What you will do ▸ Each line of the records that includes "decelerated" should be found and copied.

######

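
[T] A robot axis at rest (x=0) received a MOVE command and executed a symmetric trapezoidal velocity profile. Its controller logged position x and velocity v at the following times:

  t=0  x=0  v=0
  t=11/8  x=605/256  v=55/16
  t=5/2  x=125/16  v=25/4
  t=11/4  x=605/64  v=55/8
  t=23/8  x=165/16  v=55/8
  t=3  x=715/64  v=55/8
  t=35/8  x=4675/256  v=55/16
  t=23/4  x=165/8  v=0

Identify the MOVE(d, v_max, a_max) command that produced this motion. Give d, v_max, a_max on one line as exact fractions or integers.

final state: t=23/4, x=165/8, v=0 → d = 165/8
a_max = (55/16−0)/(11/8−0) = 5/2
max v = 55/8 over t∈[11/4,3] → v_max = 55/8
check: 55/8·(11/4+1/4) = 165/8 ✓

d=165/8 v_max=55/8 a_max=5/2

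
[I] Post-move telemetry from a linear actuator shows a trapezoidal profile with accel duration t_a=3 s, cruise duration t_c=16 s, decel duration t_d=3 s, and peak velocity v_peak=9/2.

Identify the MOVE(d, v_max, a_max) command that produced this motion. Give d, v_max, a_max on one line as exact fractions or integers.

d=171/2 v_max=9/2 a_max=3/2

a_max = (9/2)/3 = 3/2
d_a = ½·9/2·3 = 27/4; d_c = 9/2·16 = 72
d = 2·27/4 + 72 = 171/2
t_c = 16 > 0 so v_max = 9/2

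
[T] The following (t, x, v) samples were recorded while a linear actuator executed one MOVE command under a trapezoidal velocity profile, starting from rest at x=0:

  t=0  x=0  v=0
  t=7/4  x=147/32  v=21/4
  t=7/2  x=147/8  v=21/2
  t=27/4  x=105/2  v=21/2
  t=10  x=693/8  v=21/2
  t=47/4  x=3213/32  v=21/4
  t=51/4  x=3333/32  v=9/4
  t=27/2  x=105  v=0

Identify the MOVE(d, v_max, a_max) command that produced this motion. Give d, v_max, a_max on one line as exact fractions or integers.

final state: t=27/2, x=105, v=0 → d = 105
a_max = (21/4−0)/(7/4−0) = 3
max v = 21/2 over t∈[7/2,10] → v_max = 21/2
check: 21/2·(7/2+13/2) = 105 ✓

d=105 v_max=21/2 a_max=3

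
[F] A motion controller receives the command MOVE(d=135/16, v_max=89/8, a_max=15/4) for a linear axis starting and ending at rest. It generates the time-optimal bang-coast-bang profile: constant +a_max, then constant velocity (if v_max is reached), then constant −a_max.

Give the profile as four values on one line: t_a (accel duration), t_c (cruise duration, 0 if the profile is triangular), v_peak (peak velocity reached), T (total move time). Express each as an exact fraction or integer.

vₘ²/aₘ = (89/8)²/(15/4) = 7921/240
135/16 < 7921/240 → triangular
v_peak = √(135/16·15/4) = √(2025/64) = 45/8
t_a = (45/8)/(15/4) = 3/2; t_c = 0
T = 2·3/2 = 3

t_a=3/2 t_c=0 v_peak=45/8 T=3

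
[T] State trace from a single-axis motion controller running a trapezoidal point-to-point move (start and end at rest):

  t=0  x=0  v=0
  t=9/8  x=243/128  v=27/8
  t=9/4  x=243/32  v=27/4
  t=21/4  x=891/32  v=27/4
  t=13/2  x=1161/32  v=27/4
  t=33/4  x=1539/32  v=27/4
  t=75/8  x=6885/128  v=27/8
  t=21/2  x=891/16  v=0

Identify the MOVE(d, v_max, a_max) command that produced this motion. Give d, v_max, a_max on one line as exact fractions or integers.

final state: t=21/2, x=891/16, v=0 → d = 891/16
a_max = (27/8−0)/(9/8−0) = 3
max v = 27/4 over t∈[9/4,33/4] → v_max = 27/4
check: 27/4·(9/4+6) = 891/16 ✓

d=891/16 v_max=27/4 a_max=3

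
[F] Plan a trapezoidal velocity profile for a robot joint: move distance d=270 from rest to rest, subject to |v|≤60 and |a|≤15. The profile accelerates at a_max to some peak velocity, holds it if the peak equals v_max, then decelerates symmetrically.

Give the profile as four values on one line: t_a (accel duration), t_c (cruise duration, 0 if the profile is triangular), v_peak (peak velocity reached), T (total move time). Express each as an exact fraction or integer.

t_a=4 t_c=1/2 v_peak=60 T=17/2

(v_max)²/a_max = 60²/15 = 240
270 ≥ 240 ⇒ cruise phase
t_a = 60/15 = 4; v_peak = 60
d_cruise = 270 − 240 = 30; t_c = 30/60 = 1/2
T = 2·4 + 1/2 = 17/2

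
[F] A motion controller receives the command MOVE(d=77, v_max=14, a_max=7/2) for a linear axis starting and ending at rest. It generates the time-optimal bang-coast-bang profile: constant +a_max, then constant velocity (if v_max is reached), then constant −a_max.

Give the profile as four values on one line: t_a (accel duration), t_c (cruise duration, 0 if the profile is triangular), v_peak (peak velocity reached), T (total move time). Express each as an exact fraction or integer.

vₘ²/aₘ = 14²/(7/2) = 56
77 ≥ 56 ⇒ cruise phase
t_a = 14/(7/2) = 4; v_peak = 14
d_cruise = 77 − 56 = 21; t_c = 21/14 = 3/2
T = 2·4 + 3/2 = 19/2

t_a=4 t_c=3/2 v_peak=14 T=19/2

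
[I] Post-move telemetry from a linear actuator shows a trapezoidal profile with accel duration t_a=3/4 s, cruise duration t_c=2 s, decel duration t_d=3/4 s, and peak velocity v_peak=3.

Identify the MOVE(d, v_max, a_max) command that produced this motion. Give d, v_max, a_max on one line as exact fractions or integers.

d=33/4 v_max=3 a_max=4

a_max = 3/(3/4) = 4
d_a = ½·3·3/4 = 9/8; d_c = 3·2 = 6
d = 2·9/8 + 6 = 33/4
t_c = 2 > 0 ⇒ limit active, v_max = 3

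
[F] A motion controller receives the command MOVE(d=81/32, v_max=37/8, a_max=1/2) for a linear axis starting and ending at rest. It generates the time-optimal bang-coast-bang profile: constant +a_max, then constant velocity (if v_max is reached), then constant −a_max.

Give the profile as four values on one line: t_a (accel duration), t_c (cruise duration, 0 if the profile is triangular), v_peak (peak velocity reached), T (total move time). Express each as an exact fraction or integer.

t_a=9/4 t_c=0 v_peak=9/8 T=9/2

v_max²/a_max = (37/8)²/(1/2) = 1369/32
81/32 < 1369/32 → triangular
v_peak = √(81/32·1/2) = √(81/64) = 9/8
t_a = (9/8)/(1/2) = 9/4; t_c = 0
T = 2·9/4 = 9/2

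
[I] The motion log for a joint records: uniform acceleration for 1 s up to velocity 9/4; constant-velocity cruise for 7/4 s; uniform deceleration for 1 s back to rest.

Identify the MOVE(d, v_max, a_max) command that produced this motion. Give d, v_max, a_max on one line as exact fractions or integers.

d=99/16 v_max=9/4 a_max=9/4

a_max = (9/4)/1 = 9/4
d_a = ½·9/4·1 = 9/8; d_c = 9/4·7/4 = 63/16
d = 2·9/8 + 63/16 = 99/16
t_c = 7/4 > 0 → v_max = v_peak = 9/4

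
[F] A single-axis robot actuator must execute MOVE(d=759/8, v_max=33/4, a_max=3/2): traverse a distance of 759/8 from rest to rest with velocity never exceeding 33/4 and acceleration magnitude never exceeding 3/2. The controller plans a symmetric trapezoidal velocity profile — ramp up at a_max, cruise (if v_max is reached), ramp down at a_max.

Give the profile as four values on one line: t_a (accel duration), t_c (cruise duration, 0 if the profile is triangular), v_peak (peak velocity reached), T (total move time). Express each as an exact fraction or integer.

v_max²/a_max = (33/4)²/(3/2) = 363/8
759/8 ≥ 363/8 → trapezoidal
t_a = (33/4)/(3/2) = 11/2; v_peak = 33/4
d_cruise = 759/8 − 363/8 = 99/2; t_c = (99/2)/(33/4) = 6
T = 2·11/2 + 6 = 17

t_a=11/2 t_c=6 v_peak=33/4 T=17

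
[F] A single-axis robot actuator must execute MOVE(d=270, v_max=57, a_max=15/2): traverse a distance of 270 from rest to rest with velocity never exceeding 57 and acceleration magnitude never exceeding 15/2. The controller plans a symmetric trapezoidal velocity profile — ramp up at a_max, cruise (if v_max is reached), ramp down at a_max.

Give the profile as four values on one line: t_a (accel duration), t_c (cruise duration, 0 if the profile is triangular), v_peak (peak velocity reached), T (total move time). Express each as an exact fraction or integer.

vₘ²/aₘ = 57²/(15/2) = 2166/5
270 < 2166/5 → triangular
v_peak = √(270·15/2) = √2025 = 45
t_a = 45/(15/2) = 6; t_c = 0
T = 2·6 = 12

t_a=6 t_c=0 v_peak=45 T=12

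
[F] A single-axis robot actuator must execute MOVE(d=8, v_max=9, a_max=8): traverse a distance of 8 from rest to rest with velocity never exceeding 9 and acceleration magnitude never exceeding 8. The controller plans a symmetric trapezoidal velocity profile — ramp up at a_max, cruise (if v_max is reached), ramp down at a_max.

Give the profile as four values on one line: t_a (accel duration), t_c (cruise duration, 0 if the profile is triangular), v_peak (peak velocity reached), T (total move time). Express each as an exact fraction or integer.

t_a=1 t_c=0 v_peak=8 T=2

vₘ²/aₘ = 9²/8 = 81/8
8 < 81/8 so t_c = 0
v_peak = √(8·8) = √64 = 8
t_a = 8/8 = 1; t_c = 0
T = 2·1 = 2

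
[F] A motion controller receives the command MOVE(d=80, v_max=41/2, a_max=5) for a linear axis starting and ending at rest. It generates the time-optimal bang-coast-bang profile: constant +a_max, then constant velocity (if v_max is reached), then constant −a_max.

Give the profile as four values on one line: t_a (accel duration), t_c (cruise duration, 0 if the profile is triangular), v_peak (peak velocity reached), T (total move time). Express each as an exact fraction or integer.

vₘ²/aₘ = (41/2)²/5 = 1681/20
80 < 1681/20 ⇒ no cruise
v_peak = √(80·5) = √400 = 20
t_a = 20/5 = 4; t_c = 0
T = 2·4 = 8

t_a=4 t_c=0 v_peak=20 T=8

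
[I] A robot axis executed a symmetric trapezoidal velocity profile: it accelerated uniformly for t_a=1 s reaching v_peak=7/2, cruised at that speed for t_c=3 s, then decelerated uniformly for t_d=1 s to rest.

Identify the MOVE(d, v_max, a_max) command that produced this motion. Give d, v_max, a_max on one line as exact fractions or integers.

a_max = (7/2)/1 = 7/2
d_a = ½·7/2·1 = 7/4; d_c = 7/2·3 = 21/2
d = 2·7/4 + 21/2 = 14
t_c = 3 > 0 ⇒ limit active, v_max = 7/2

d=14 v_max=7/2 a_max=7/2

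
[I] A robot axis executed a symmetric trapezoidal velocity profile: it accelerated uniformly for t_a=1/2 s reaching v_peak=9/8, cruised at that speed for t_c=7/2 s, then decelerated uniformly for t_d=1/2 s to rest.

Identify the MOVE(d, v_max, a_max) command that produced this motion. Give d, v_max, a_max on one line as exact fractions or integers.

d=9/2 v_max=9/8 a_max=9/4

a_max = (9/8)/(1/2) = 9/4
d_a = ½·9/8·1/2 = 9/32; d_c = 9/8·7/2 = 63/16
d = 2·9/32 + 63/16 = 9/2
t_c = 7/2 > 0 so v_max = 9/8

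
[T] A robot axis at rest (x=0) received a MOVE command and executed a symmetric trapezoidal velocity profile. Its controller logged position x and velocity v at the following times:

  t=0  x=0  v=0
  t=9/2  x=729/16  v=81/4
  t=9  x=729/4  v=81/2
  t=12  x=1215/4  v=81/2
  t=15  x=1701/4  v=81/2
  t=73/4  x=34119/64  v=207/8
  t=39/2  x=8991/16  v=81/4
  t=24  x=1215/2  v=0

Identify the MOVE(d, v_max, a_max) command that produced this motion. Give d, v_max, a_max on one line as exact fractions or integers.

d=1215/2 v_max=81/2 a_max=9/2

final state: t=24, x=1215/2, v=0 → d = 1215/2
a_max = (81/4−0)/(9/2−0) = 9/2
max v = 81/2 over t∈[9,15] → v_max = 81/2
check: 81/2·(9+6) = 1215/2 ✓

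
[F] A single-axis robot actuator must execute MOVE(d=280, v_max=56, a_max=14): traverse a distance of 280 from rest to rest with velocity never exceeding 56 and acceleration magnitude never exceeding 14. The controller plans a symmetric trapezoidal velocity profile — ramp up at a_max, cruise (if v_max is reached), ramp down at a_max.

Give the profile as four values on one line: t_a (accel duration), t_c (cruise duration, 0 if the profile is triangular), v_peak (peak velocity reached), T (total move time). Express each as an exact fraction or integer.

t_a=4 t_c=1 v_peak=56 T=9

v_max²/a_max = 56²/14 = 224
280 ≥ 224 so v_max reached
t_a = 56/14 = 4; v_peak = 56
d_cruise = 280 − 224 = 56; t_c = 56/56 = 1
T = 2·4 + 1 = 9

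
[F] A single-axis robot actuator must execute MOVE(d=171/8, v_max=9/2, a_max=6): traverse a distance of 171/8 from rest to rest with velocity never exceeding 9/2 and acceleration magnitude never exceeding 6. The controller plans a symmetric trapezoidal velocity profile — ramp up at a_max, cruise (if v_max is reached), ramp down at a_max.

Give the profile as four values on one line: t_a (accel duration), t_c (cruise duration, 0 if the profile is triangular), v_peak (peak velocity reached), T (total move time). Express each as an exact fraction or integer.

(v_max)²/a_max = (9/2)²/6 = 27/8
171/8 ≥ 27/8 so v_max reached
t_a = (9/2)/6 = 3/4; v_peak = 9/2
d_cruise = 171/8 − 27/8 = 18; t_c = 18/(9/2) = 4
T = 2·3/4 + 4 = 11/2

t_a=3/4 t_c=4 v_peak=9/2 T=11/2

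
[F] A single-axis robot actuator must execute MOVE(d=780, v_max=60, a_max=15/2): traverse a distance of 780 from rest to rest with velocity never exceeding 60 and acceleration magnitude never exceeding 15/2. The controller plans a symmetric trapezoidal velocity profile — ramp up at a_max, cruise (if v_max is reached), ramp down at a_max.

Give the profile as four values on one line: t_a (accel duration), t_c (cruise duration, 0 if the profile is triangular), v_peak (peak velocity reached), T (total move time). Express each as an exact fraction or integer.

t_a=8 t_c=5 v_peak=60 T=21

(v_max)²/a_max = 60²/(15/2) = 480
780 ≥ 480 ⇒ cruise phase
t_a = 60/(15/2) = 8; v_peak = 60
d_cruise = 780 − 480 = 300; t_c = 300/60 = 5
T = 2·8 + 5 = 21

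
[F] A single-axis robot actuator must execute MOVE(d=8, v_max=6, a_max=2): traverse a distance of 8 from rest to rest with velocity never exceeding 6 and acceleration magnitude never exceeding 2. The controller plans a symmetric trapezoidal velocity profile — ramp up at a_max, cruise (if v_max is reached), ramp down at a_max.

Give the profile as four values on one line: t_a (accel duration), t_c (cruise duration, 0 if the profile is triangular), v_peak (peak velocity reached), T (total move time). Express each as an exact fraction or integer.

t_a=2 t_c=0 v_peak=4 T=4

(v_max)²/a_max = 6²/2 = 18
8 < 18 ⇒ no cruise
v_peak = √(8·2) = √16 = 4
t_a = 4/2 = 2; t_c = 0
T = 2·2 = 4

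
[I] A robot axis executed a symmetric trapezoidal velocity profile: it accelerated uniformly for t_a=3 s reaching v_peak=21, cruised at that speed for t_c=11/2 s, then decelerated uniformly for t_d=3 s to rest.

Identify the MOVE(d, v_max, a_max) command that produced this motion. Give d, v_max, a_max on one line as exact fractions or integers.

d=357/2 v_max=21 a_max=7

a_max = 21/3 = 7
d_a = ½·21·3 = 63/2; d_c = 21·11/2 = 231/2
d = 2·63/2 + 231/2 = 357/2
t_c = 11/2 > 0 ⇒ limit active, v_max = 21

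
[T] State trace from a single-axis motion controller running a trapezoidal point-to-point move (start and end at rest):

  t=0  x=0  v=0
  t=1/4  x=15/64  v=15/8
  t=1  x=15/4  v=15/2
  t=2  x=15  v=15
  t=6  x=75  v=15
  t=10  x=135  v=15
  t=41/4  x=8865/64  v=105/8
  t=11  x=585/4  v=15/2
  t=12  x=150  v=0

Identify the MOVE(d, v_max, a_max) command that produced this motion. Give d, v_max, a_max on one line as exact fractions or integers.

final state: t=12, x=150, v=0 → d = 150
a_max = (15/8−0)/(1/4−0) = 15/2
max v = 15 over t∈[2,10] → v_max = 15
check: 15·(2+8) = 150 ✓

d=150 v_max=15 a_max=15/2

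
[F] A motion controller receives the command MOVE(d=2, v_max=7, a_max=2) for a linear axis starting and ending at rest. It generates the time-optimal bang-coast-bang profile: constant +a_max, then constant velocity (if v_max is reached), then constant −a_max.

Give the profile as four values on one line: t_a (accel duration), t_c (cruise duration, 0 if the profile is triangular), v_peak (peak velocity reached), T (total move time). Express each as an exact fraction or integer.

vₘ²/aₘ = 7²/2 = 49/2
2 < 49/2 so t_c = 0
v_peak = √(2·2) = √4 = 2
t_a = 2/2 = 1; t_c = 0
T = 2·1 = 2

t_a=1 t_c=0 v_peak=2 T=2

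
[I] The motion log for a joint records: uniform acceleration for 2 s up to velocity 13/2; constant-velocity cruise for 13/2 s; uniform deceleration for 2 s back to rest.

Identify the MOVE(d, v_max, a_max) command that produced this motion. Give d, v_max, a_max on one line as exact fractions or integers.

d=221/4 v_max=13/2 a_max=13/4

a_max = (13/2)/2 = 13/4
d_a = ½·13/2·2 = 13/2; d_c = 13/2·13/2 = 169/4
d = 2·13/2 + 169/4 = 221/4
t_c = 13/2 > 0 ⇒ limit active, v_max = 13/2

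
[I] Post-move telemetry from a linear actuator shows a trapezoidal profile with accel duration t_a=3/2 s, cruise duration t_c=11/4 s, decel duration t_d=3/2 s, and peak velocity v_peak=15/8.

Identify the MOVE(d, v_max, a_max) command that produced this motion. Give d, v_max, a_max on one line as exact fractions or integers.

a_max = (15/8)/(3/2) = 5/4
d_a = ½·15/8·3/2 = 45/32; d_c = 15/8·11/4 = 165/32
d = 2·45/32 + 165/32 = 255/32
t_c = 11/4 > 0 → v_max = v_peak = 15/8

d=255/32 v_max=15/8 a_max=5/4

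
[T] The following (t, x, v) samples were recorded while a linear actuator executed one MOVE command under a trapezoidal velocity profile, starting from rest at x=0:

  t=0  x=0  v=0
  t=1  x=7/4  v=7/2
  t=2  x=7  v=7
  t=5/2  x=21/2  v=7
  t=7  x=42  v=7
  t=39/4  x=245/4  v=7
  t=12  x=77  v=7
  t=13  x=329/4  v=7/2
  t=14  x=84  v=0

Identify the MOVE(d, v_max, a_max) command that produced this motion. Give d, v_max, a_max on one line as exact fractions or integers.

final state: t=14, x=84, v=0 → d = 84
a_max = (7/2−0)/(1−0) = 7/2
max v = 7 over t∈[2,12] → v_max = 7
check: 7·(2+10) = 84 ✓

d=84 v_max=7 a_max=7/2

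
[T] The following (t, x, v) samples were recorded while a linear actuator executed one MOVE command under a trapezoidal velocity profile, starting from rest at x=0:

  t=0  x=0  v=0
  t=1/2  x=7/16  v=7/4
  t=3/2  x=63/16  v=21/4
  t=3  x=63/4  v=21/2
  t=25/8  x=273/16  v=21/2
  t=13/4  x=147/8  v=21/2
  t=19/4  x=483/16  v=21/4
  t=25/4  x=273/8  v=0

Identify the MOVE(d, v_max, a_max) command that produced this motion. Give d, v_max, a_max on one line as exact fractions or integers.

d=273/8 v_max=21/2 a_max=7/2

final state: t=25/4, x=273/8, v=0 → d = 273/8
a_max = (7/4−0)/(1/2−0) = 7/2
max v = 21/2 over t∈[3,13/4] → v_max = 21/2
check: 21/2·(3+1/4) = 273/8 ✓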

######

Result ▸
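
[I] A robot axis executed a symmetric trapezoidal velocity profile: it accelerated uniformly for t_a=1 s reaching v_peak=7/2, cruised at that speed for t_c=3 s, then decelerated uniformly for t_d=1 s to rest.
[I] A robot axis executed a symmetric trapezoidal velocity profile: it accelerated uniformly for t_a=1/2 s reaching v_peak=9/8, cruised at that speed for t_c=7/2 s, then decelerated uniformly for t_d=1/2 s to rest.
[I] A robot axis executed a symmetric trapezoidal velocity profile: it accelerated uniformly for t_a=3 s reaching v_peak=21, cruised at that speed for t_c=11/2 s, then decelerated uniformly for t_d=3 s to rest.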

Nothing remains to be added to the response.